THE TASK |
From the entries below, copy exactly the lines from the one that contains "(2) a concentrated couple" through the one that contains "-8 kN/m at x=L (positive = downward)", both included, and only those.

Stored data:
=-=-=

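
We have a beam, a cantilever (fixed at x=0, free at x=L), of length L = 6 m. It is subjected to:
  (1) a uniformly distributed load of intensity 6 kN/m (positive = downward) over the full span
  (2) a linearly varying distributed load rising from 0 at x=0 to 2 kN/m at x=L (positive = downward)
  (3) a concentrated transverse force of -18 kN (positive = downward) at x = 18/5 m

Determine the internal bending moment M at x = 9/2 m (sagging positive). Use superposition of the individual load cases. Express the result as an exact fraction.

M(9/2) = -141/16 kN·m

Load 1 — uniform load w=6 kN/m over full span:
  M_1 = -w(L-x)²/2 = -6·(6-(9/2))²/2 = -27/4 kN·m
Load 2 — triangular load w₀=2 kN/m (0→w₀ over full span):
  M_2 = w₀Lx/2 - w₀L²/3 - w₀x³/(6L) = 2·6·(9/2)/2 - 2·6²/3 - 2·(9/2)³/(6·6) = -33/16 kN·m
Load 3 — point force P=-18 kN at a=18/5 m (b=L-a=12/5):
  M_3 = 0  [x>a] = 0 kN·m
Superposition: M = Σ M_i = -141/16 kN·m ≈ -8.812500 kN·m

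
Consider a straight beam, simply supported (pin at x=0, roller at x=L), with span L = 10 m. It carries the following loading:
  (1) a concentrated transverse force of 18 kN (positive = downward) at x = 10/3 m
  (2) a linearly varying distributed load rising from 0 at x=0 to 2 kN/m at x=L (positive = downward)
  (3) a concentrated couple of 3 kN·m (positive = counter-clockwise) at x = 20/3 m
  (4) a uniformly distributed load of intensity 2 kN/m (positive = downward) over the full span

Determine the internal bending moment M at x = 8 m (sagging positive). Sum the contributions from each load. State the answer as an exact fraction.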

=-=-=

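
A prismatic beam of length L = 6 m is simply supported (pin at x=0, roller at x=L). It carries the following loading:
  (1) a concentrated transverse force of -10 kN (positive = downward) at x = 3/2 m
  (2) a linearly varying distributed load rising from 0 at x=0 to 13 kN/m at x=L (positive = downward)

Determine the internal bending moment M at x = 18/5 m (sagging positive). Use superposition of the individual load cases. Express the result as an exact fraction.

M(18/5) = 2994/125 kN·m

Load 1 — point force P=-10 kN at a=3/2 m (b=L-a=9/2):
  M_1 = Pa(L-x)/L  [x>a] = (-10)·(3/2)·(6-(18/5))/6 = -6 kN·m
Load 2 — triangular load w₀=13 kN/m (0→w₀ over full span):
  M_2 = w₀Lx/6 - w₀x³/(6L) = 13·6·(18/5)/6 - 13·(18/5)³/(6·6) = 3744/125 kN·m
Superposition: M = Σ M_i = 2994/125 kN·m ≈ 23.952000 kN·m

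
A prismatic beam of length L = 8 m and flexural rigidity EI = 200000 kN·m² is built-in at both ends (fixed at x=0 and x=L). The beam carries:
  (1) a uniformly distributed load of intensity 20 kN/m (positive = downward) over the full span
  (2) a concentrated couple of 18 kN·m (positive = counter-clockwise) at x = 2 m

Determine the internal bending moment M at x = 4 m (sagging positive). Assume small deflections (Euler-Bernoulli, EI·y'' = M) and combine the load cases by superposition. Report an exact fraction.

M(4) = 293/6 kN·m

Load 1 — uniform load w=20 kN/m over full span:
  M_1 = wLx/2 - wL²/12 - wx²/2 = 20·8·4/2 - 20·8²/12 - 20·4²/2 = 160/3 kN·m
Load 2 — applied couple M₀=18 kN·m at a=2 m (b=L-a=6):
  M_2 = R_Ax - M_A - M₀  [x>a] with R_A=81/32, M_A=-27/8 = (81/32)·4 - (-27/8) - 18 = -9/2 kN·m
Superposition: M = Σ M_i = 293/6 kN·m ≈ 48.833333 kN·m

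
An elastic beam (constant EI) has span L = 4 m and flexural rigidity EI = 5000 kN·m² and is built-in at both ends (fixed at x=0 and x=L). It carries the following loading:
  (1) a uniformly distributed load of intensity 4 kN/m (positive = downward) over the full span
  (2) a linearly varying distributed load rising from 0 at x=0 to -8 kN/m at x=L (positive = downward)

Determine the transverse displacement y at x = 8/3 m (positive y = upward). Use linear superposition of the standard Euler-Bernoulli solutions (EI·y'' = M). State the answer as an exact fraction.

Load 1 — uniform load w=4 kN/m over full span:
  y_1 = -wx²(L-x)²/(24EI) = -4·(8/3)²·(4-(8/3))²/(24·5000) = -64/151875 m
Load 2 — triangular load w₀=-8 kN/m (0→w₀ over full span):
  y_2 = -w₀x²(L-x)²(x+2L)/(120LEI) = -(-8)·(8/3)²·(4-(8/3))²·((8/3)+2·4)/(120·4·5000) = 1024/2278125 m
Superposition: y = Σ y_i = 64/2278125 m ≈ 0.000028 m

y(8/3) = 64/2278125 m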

=-=-=

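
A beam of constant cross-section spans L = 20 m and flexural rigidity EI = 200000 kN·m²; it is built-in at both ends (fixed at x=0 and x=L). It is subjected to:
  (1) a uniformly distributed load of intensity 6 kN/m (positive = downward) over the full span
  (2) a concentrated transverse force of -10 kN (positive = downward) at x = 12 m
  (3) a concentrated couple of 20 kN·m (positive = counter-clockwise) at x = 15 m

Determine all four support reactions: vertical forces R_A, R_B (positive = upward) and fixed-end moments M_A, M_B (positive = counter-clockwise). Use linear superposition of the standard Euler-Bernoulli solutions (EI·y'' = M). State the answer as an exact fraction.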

=-=-=

TASK RESULT |
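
  (2) a concentrated couple of 18 kN·m (positive = counter-clockwise) at x = 2 m

Determine the internal bending moment M at x = 4 m (sagging positive). Assume small deflections (Euler-Bernoulli, EI·y'' = M) and combine the load cases by superposition. Report an exact fraction.

M(4) = 293/6 kN·m

Load 1 — uniform load w=20 kN/m over full span:
  M_1 = wLx/2 - wL²/12 - wx²/2 = 20·8·4/2 - 20·8²/12 - 20·4²/2 = 160/3 kN·m
Load 2 — applied couple M₀=18 kN·m at a=2 m (b=L-a=6):
  M_2 = R_Ax - M_A - M₀  [x>a] with R_A=81/32, M_A=-27/8 = (81/32)·4 - (-27/8) - 18 = -9/2 kN·m
Superposition: M = Σ M_i = 293/6 kN·m ≈ 48.833333 kN·m

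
An elastic beam (constant EI) has span L = 4 m and flexural rigidity EI = 5000 kN·m² and is built-in at both ends (fixed at x=0 and x=L). It carries the following loading:
  (1) a uniformly distributed load of intensity 4 kN/m (positive = downward) over the full span
  (2) a linearly varying distributed load rising from 0 at x=0 to -8 kN/m at x=L (positive = downward)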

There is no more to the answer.